→ Required work: Output only the lines below from the one containing "What are x_S and x_K in the Nash equilibrium?" to the one containing "Four identical firms compete in ammonia", exactly as written, both ends kept.

→ Records provided:
● ● ● ● ● ● ●

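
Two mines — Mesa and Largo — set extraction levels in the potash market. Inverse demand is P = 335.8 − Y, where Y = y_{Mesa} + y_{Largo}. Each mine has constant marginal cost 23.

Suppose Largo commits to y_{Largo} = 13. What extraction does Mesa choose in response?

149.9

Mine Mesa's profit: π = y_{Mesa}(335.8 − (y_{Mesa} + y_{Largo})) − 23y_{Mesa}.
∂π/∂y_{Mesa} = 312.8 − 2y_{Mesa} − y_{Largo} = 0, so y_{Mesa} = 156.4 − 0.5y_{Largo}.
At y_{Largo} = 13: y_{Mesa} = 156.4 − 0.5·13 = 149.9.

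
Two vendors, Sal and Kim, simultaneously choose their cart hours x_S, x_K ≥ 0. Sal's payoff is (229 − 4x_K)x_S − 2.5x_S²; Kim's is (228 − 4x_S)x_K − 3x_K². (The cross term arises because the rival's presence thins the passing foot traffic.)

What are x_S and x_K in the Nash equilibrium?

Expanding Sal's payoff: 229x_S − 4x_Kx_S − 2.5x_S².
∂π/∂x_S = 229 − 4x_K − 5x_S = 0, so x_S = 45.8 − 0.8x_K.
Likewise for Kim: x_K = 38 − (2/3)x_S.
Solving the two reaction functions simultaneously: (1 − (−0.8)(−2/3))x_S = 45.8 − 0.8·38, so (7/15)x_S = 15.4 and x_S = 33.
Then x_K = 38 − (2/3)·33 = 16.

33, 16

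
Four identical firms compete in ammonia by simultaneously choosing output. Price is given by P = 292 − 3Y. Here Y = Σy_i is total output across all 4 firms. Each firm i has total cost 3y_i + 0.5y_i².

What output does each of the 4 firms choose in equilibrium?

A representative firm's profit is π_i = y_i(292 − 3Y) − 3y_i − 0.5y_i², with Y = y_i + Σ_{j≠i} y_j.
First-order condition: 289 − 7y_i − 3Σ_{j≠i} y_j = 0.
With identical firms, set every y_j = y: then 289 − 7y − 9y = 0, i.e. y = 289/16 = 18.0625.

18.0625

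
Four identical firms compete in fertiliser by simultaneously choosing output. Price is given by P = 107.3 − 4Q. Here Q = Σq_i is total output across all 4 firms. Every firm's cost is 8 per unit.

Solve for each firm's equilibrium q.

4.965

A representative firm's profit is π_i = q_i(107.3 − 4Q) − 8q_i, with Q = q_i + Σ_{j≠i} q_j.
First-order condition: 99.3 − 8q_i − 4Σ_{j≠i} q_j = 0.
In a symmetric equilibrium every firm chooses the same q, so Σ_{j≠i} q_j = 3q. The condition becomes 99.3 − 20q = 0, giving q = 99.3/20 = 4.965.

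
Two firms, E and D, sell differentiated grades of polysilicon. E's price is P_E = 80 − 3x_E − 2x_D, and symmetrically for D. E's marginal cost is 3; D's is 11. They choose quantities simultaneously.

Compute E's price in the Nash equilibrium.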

● ● ● ● ● ● ●

→ Written answer:
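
What are x_S and x_K in the Nash equilibrium?

Expanding Sal's payoff: 229x_S − 4x_Kx_S − 2.5x_S².
∂π/∂x_S = 229 − 4x_K − 5x_S = 0, so x_S = 45.8 − 0.8x_K.
Likewise for Kim: x_K = 38 − (2/3)x_S.
Solving the two reaction functions simultaneously: (1 − (−0.8)(−2/3))x_S = 45.8 − 0.8·38, so (7/15)x_S = 15.4 and x_S = 33.
Then x_K = 38 − (2/3)·33 = 16.

33, 16

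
Four identical firms compete in ammonia by simultaneously choosing output. Price is given by P = 292 − 3Y. Here Y = Σy_i is total output across all 4 firms. Each firm i has total cost 3y_i + 0.5y_i².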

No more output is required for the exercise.